- **TASK GOAL**:
Be exact. Print each record as it stands.

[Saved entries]
++++

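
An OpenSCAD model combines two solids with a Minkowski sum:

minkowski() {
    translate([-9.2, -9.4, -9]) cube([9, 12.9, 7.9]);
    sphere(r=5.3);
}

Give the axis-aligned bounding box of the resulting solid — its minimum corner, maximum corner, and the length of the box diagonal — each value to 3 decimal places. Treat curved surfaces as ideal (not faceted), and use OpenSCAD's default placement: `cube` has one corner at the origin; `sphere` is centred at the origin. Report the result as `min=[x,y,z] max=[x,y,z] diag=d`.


A = translate([-9.2, -9.4, -9]) cube([9, 12.9, 7.9]) → bbox [-9.2,-9.4,-9] .. [-0.2,3.5,-1.1]
B = sphere(r=5.3) → bbox [-5.3,-5.3,-5.3] .. [5.3,5.3,5.3]
lo = A.lo+B.lo = [-9.2-5.3, -9.4-5.3, -9-5.3] = [-14.500,-14.700,-14.300]
hi = A.hi+B.hi = [-0.2+5.3, 3.5+5.3, -1.1+5.3] = [5.100,8.800,4.200]
diag = √(19.6²+23.5²+18.5²) = √1278.66 = 35.758

min=[-14.500,-14.700,-14.300] max=[5.100,8.800,4.200] diag=35.758


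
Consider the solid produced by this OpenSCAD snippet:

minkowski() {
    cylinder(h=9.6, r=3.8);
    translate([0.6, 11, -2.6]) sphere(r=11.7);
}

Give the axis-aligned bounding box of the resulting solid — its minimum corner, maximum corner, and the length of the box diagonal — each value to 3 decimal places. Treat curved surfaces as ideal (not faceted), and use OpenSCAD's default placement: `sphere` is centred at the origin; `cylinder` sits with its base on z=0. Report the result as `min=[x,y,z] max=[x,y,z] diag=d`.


min=[-14.900,-4.500,-14.300] max=[16.100,26.500,18.700] diag=54.873

A = translate([0.6, 11, -2.6]) sphere(r=11.7) → bbox [-11.1,-0.7,-14.3] .. [12.3,22.7,9.1]
B = cylinder(h=9.6, r=3.8) → bbox [-3.8,-3.8,0] .. [3.8,3.8,9.6]
lo = A.lo+B.lo = [-11.1-3.8, -0.7-3.8, -14.3+0] = [-14.900,-4.500,-14.300]
hi = A.hi+B.hi = [12.3+3.8, 22.7+3.8, 9.1+9.6] = [16.100,26.500,18.700]
diag = √(31²+31²+33²) = √3011 = 54.873


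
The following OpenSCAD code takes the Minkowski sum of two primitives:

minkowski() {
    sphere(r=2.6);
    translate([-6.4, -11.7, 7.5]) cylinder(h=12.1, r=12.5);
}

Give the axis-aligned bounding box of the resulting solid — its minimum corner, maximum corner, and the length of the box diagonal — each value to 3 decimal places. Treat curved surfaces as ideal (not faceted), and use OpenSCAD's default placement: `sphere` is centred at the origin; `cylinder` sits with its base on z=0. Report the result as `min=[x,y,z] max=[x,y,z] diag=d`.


min=[-21.500,-26.800,4.900] max=[8.700,3.400,22.200] diag=46.080

A = translate([-6.4, -11.7, 7.5]) cylinder(h=12.1, r=12.5) → bbox [-18.9,-24.2,7.5] .. [6.1,0.8,19.6]
B = sphere(r=2.6) → bbox [-2.6,-2.6,-2.6] .. [2.6,2.6,2.6]
lo = A.lo+B.lo = [-18.9-2.6, -24.2-2.6, 7.5-2.6] = [-21.500,-26.800,4.900]
hi = A.hi+B.hi = [6.1+2.6, 0.8+2.6, 19.6+2.6] = [8.700,3.400,22.200]
diag = √(30.2²+30.2²+17.3²) = √2123.37 = 46.080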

++++

- **ANSWER SECTION**:
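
An OpenSCAD model combines two solids with a Minkowski sum:

minkowski() {
    translate([-9.2, -9.4, -9]) cube([9, 12.9, 7.9]);
    sphere(r=5.3);
}

Give the axis-aligned bounding box of the resulting solid — its minimum corner, maximum corner, and the length of the box diagonal — each value to 3 decimal places. Treat curved surfaces as ideal (not faceted), and use OpenSCAD's default placement: `cube` has one corner at the origin; `sphere` is centred at the origin. Report the result as `min=[x,y,z] max=[x,y,z] diag=d`.


A = translate([-9.2, -9.4, -9]) cube([9, 12.9, 7.9]) → bbox [-9.2,-9.4,-9] .. [-0.2,3.5,-1.1]
B = sphere(r=5.3) → bbox [-5.3,-5.3,-5.3] .. [5.3,5.3,5.3]
lo = A.lo+B.lo = [-9.2-5.3, -9.4-5.3, -9-5.3] = [-14.500,-14.700,-14.300]
hi = A.hi+B.hi = [-0.2+5.3, 3.5+5.3, -1.1+5.3] = [5.100,8.800,4.200]
diag = √(19.6²+23.5²+18.5²) = √1278.66 = 35.758

min=[-14.500,-14.700,-14.300] max=[5.100,8.800,4.200] diag=35.758


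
Consider the solid produced by this OpenSCAD snippet:

minkowski() {
    cylinder(h=9.6, r=3.8);
    translate([0.6, 11, -2.6]) sphere(r=11.7);
}

Give the axis-aligned bounding box of the resulting solid — its minimum corner, maximum corner, and the length of the box diagonal — each value to 3 decimal places. Treat curved surfaces as ideal (not faceted), and use OpenSCAD's default placement: `sphere` is centred at the origin; `cylinder` sits with its base on z=0. Report the result as `min=[x,y,z] max=[x,y,z] diag=d`.


min=[-14.900,-4.500,-14.300] max=[16.100,26.500,18.700] diag=54.873

A = translate([0.6, 11, -2.6]) sphere(r=11.7) → bbox [-11.1,-0.7,-14.3] .. [12.3,22.7,9.1]
B = cylinder(h=9.6, r=3.8) → bbox [-3.8,-3.8,0] .. [3.8,3.8,9.6]
lo = A.lo+B.lo = [-11.1-3.8, -0.7-3.8, -14.3+0] = [-14.900,-4.500,-14.300]
hi = A.hi+B.hi = [12.3+3.8, 22.7+3.8, 9.1+9.6] = [16.100,26.500,18.700]
diag = √(31²+31²+33²) = √3011 = 54.873


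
The following OpenSCAD code takes the Minkowski sum of two primitives:

minkowski() {
    sphere(r=2.6);
    translate([-6.4, -11.7, 7.5]) cylinder(h=12.1, r=12.5);
}

Give the axis-aligned bounding box of the resulting solid — its minimum corner, maximum corner, and the length of the box diagonal — each value to 3 decimal places. Treat curved surfaces as ideal (not faceted), and use OpenSCAD's default placement: `sphere` is centred at the origin; `cylinder` sits with its base on z=0. Report the result as `min=[x,y,z] max=[x,y,z] diag=d`.


min=[-21.500,-26.800,4.900] max=[8.700,3.400,22.200] diag=46.080

A = translate([-6.4, -11.7, 7.5]) cylinder(h=12.1, r=12.5) → bbox [-18.9,-24.2,7.5] .. [6.1,0.8,19.6]
B = sphere(r=2.6) → bbox [-2.6,-2.6,-2.6] .. [2.6,2.6,2.6]
lo = A.lo+B.lo = [-18.9-2.6, -24.2-2.6, 7.5-2.6] = [-21.500,-26.800,4.900]
hi = A.hi+B.hi = [6.1+2.6, 0.8+2.6, 19.6+2.6] = [8.700,3.400,22.200]
diag = √(30.2²+30.2²+17.3²) = √2123.37 = 46.080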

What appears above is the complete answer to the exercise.